Exercise objective:
Where a line holds the word "Consider", copy that line from the data below.

Data listing:
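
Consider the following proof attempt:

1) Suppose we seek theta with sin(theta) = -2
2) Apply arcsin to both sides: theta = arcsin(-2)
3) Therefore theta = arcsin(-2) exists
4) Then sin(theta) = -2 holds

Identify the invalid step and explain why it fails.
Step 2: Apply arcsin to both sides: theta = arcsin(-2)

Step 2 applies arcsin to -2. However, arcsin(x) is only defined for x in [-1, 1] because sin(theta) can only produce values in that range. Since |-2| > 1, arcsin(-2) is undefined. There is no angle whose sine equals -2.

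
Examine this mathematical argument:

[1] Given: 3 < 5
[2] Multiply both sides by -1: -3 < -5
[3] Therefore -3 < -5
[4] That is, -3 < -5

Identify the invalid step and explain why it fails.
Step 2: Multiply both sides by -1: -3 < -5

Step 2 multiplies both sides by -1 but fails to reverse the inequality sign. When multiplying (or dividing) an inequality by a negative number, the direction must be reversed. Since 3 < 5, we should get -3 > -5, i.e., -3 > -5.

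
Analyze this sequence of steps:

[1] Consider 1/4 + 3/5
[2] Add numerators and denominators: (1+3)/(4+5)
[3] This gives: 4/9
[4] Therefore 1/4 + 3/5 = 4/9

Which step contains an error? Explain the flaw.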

Response for this exercise:
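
Consider the following proof attempt:
[1] Consider 1/4 + 3/5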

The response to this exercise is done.